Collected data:
▽

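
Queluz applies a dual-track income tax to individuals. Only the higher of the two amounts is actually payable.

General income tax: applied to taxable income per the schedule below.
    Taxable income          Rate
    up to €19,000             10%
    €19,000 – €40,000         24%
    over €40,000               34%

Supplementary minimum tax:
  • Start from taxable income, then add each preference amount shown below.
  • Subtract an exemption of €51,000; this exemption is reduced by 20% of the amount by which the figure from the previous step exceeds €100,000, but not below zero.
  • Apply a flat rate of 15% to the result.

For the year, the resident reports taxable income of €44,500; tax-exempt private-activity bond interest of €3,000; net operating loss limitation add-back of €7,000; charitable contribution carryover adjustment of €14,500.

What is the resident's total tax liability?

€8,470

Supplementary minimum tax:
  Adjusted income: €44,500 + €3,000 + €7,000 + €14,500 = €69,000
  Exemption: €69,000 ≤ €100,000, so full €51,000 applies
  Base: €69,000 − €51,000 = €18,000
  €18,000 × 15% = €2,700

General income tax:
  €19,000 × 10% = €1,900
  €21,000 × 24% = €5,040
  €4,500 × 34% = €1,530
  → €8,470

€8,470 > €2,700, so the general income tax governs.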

△
▽

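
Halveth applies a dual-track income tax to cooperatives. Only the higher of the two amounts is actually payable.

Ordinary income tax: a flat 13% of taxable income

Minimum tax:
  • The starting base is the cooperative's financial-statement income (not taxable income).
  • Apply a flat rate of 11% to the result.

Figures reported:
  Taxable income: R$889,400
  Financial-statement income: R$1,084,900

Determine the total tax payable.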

△
▽

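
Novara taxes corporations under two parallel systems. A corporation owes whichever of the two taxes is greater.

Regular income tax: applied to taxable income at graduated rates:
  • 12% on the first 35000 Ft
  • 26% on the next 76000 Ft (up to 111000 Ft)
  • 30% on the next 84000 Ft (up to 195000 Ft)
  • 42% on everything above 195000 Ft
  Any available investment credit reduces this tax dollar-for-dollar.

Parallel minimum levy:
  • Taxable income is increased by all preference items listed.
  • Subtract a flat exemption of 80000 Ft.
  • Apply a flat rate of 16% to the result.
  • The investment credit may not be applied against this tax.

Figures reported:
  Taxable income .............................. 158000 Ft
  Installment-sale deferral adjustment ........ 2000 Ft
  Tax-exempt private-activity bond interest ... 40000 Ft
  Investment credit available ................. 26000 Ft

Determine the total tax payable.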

△

Report how many lines above hold "Subtract", number only.

__EXERCISE RESPONSE__: 2